_TASK STATEMENT:_
Scan the records for "moderate". Show the matching lines.

Dataset entries
..........

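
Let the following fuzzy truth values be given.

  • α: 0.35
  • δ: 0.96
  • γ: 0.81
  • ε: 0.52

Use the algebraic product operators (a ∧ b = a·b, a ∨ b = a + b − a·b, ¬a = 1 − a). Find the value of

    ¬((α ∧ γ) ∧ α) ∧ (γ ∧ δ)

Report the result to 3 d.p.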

..........

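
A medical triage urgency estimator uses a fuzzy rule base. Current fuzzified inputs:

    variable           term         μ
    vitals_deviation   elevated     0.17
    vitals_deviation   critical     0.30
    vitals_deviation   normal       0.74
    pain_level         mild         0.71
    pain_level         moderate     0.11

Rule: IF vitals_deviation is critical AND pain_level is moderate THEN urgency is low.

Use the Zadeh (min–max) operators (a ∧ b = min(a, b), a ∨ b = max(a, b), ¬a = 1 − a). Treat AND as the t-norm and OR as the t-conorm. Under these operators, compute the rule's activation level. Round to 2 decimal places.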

..........

_RESULT:_
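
    pain_level         moderate     0.11
Rule: IF vitals_deviation is critical AND pain_level is moderate THEN urgency is low.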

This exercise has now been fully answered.